■ Records shown ■

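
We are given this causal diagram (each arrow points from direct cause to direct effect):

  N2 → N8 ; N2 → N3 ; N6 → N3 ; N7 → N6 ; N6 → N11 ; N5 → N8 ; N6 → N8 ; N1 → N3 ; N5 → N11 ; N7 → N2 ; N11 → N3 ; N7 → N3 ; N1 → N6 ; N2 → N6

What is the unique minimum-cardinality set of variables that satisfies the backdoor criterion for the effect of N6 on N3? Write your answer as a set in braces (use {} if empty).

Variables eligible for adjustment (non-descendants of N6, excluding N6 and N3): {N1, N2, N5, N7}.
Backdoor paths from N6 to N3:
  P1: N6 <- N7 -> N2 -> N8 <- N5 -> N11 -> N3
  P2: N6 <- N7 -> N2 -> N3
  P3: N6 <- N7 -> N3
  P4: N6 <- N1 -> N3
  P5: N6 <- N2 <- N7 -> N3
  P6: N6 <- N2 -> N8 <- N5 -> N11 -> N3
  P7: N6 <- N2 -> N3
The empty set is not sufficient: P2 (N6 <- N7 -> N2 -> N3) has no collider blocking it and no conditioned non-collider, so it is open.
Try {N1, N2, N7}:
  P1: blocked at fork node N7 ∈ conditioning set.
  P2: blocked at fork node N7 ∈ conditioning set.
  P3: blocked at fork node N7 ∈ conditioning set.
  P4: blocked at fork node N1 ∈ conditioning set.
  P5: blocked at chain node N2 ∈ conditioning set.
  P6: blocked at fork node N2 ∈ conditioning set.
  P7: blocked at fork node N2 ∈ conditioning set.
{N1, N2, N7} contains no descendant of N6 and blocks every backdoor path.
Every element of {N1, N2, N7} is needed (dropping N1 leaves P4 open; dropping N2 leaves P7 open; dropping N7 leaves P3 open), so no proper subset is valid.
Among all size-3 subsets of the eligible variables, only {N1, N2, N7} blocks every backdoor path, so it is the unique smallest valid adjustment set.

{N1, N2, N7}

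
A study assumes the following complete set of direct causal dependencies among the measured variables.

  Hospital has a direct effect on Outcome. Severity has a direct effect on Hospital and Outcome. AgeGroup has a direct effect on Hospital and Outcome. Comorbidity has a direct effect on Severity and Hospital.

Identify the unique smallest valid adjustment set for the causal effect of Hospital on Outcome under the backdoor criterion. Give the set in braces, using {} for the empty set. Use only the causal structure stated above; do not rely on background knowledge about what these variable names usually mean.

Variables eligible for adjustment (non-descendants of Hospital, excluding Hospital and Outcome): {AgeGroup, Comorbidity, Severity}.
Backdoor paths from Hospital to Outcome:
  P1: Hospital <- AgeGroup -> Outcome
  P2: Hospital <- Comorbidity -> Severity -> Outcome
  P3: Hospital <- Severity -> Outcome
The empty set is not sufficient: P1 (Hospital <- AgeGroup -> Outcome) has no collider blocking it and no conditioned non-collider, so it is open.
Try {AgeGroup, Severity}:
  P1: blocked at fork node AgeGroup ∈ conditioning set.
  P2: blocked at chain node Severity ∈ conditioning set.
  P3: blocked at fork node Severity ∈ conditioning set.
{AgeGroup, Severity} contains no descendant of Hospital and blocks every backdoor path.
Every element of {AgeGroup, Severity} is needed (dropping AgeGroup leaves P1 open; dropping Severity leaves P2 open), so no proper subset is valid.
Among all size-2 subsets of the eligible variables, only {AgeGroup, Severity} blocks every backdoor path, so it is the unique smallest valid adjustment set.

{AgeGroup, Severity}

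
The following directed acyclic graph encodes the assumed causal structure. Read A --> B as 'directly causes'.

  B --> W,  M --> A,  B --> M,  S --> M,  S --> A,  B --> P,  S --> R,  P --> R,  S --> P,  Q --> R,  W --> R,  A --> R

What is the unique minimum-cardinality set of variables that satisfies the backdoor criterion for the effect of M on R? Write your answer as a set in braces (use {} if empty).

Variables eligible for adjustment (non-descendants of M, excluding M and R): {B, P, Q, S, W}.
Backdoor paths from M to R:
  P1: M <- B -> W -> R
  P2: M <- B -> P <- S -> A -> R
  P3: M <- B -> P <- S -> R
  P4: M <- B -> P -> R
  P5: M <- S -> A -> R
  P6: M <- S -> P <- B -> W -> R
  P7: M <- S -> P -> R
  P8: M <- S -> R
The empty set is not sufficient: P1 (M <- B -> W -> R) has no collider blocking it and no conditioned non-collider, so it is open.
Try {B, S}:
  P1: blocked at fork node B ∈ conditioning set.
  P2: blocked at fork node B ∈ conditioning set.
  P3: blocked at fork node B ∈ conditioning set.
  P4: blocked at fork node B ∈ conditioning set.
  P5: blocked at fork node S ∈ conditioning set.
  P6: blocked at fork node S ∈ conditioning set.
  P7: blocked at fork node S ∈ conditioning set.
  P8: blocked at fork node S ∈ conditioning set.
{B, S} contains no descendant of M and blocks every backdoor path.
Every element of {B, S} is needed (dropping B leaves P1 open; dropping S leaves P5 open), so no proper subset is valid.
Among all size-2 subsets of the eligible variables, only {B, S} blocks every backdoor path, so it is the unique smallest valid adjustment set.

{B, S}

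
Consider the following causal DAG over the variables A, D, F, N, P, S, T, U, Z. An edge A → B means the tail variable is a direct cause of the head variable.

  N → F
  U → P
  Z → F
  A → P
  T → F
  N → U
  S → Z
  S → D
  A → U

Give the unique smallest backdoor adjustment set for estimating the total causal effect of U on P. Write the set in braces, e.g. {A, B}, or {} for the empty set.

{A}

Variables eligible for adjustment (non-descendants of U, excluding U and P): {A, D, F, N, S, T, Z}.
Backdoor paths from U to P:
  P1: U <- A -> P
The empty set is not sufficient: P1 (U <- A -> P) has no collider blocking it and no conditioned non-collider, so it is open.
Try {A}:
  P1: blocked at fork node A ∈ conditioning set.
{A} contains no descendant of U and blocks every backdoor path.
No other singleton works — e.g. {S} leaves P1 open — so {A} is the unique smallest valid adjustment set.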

■ Aim of the task ■
Each entry must appear in the reply exactly as written.

■ Answer box ■
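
We are given this causal diagram (each arrow points from direct cause to direct effect):

  N2 → N8 ; N2 → N3 ; N6 → N3 ; N7 → N6 ; N6 → N11 ; N5 → N8 ; N6 → N8 ; N1 → N3 ; N5 → N11 ; N7 → N2 ; N11 → N3 ; N7 → N3 ; N1 → N6 ; N2 → N6

What is the unique minimum-cardinality set of variables that satisfies the backdoor criterion for the effect of N6 on N3? Write your answer as a set in braces (use {} if empty).

Variables eligible for adjustment (non-descendants of N6, excluding N6 and N3): {N1, N2, N5, N7}.
Backdoor paths from N6 to N3:
  P1: N6 <- N7 -> N2 -> N8 <- N5 -> N11 -> N3
  P2: N6 <- N7 -> N2 -> N3
  P3: N6 <- N7 -> N3
  P4: N6 <- N1 -> N3
  P5: N6 <- N2 <- N7 -> N3
  P6: N6 <- N2 -> N8 <- N5 -> N11 -> N3
  P7: N6 <- N2 -> N3
The empty set is not sufficient: P2 (N6 <- N7 -> N2 -> N3) has no collider blocking it and no conditioned non-collider, so it is open.
Try {N1, N2, N7}:
  P1: blocked at fork node N7 ∈ conditioning set.
  P2: blocked at fork node N7 ∈ conditioning set.
  P3: blocked at fork node N7 ∈ conditioning set.
  P4: blocked at fork node N1 ∈ conditioning set.
  P5: blocked at chain node N2 ∈ conditioning set.
  P6: blocked at fork node N2 ∈ conditioning set.
  P7: blocked at fork node N2 ∈ conditioning set.
{N1, N2, N7} contains no descendant of N6 and blocks every backdoor path.
Every element of {N1, N2, N7} is needed (dropping N1 leaves P4 open; dropping N2 leaves P7 open; dropping N7 leaves P3 open), so no proper subset is valid.
Among all size-3 subsets of the eligible variables, only {N1, N2, N7} blocks every backdoor path, so it is the unique smallest valid adjustment set.

{N1, N2, N7}

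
A study assumes the following complete set of direct causal dependencies among the measured variables.

  Hospital has a direct effect on Outcome. Severity has a direct effect on Hospital and Outcome. AgeGroup has a direct effect on Hospital and Outcome. Comorbidity has a direct effect on Severity and Hospital.

Identify the unique smallest valid adjustment set for the causal effect of Hospital on Outcome under the backdoor criterion. Give the set in braces, using {} for the empty set. Use only the causal structure stated above; do not rely on background knowledge about what these variable names usually mean.

Variables eligible for adjustment (non-descendants of Hospital, excluding Hospital and Outcome): {AgeGroup, Comorbidity, Severity}.
Backdoor paths from Hospital to Outcome:
  P1: Hospital <- AgeGroup -> Outcome
  P2: Hospital <- Comorbidity -> Severity -> Outcome
  P3: Hospital <- Severity -> Outcome
The empty set is not sufficient: P1 (Hospital <- AgeGroup -> Outcome) has no collider blocking it and no conditioned non-collider, so it is open.
Try {AgeGroup, Severity}:
  P1: blocked at fork node AgeGroup ∈ conditioning set.
  P2: blocked at chain node Severity ∈ conditioning set.
  P3: blocked at fork node Severity ∈ conditioning set.
{AgeGroup, Severity} contains no descendant of Hospital and blocks every backdoor path.
Every element of {AgeGroup, Severity} is needed (dropping AgeGroup leaves P1 open; dropping Severity leaves P2 open), so no proper subset is valid.
Among all size-2 subsets of the eligible variables, only {AgeGroup, Severity} blocks every backdoor path, so it is the unique smallest valid adjustment set.

{AgeGroup, Severity}

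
The following directed acyclic graph encodes the assumed causal structure. Read A --> B as 'directly causes'.

  B --> W,  M --> A,  B --> M,  S --> M,  S --> A,  B --> P,  S --> R,  P --> R,  S --> P,  Q --> R,  W --> R,  A --> R

What is the unique minimum-cardinality set of variables that satisfies the backdoor criterion for the effect of M on R? Write your answer as a set in braces (use {} if empty).

Variables eligible for adjustment (non-descendants of M, excluding M and R): {B, P, Q, S, W}.
Backdoor paths from M to R:
  P1: M <- B -> W -> R
  P2: M <- B -> P <- S -> A -> R
  P3: M <- B -> P <- S -> R
  P4: M <- B -> P -> R
  P5: M <- S -> A -> R
  P6: M <- S -> P <- B -> W -> R
  P7: M <- S -> P -> R
  P8: M <- S -> R
The empty set is not sufficient: P1 (M <- B -> W -> R) has no collider blocking it and no conditioned non-collider, so it is open.
Try {B, S}:
  P1: blocked at fork node B ∈ conditioning set.
  P2: blocked at fork node B ∈ conditioning set.
  P3: blocked at fork node B ∈ conditioning set.
  P4: blocked at fork node B ∈ conditioning set.
  P5: blocked at fork node S ∈ conditioning set.
  P6: blocked at fork node S ∈ conditioning set.
  P7: blocked at fork node S ∈ conditioning set.
  P8: blocked at fork node S ∈ conditioning set.
{B, S} contains no descendant of M and blocks every backdoor path.
Every element of {B, S} is needed (dropping B leaves P1 open; dropping S leaves P5 open), so no proper subset is valid.
Among all size-2 subsets of the eligible variables, only {B, S} blocks every backdoor path, so it is the unique smallest valid adjustment set.

{B, S}

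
Consider the following causal DAG over the variables A, D, F, N, P, S, T, U, Z. An edge A → B means the tail variable is a direct cause of the head variable.

  N → F
  U → P
  Z → F
  A → P
  T → F
  N → U
  S → Z
  S → D
  A → U

Give the unique smallest backdoor adjustment set for estimating the total causal effect of U on P. Write the set in braces, e.g. {A, B}, or {} for the empty set.

{A}

Variables eligible for adjustment (non-descendants of U, excluding U and P): {A, D, F, N, S, T, Z}.
Backdoor paths from U to P:
  P1: U <- A -> P
The empty set is not sufficient: P1 (U <- A -> P) has no collider blocking it and no conditioned non-collider, so it is open.
Try {A}:
  P1: blocked at fork node A ∈ conditioning set.
{A} contains no descendant of U and blocks every backdoor path.
No other singleton works — e.g. {S} leaves P1 open — so {A} is the unique smallest valid adjustment set.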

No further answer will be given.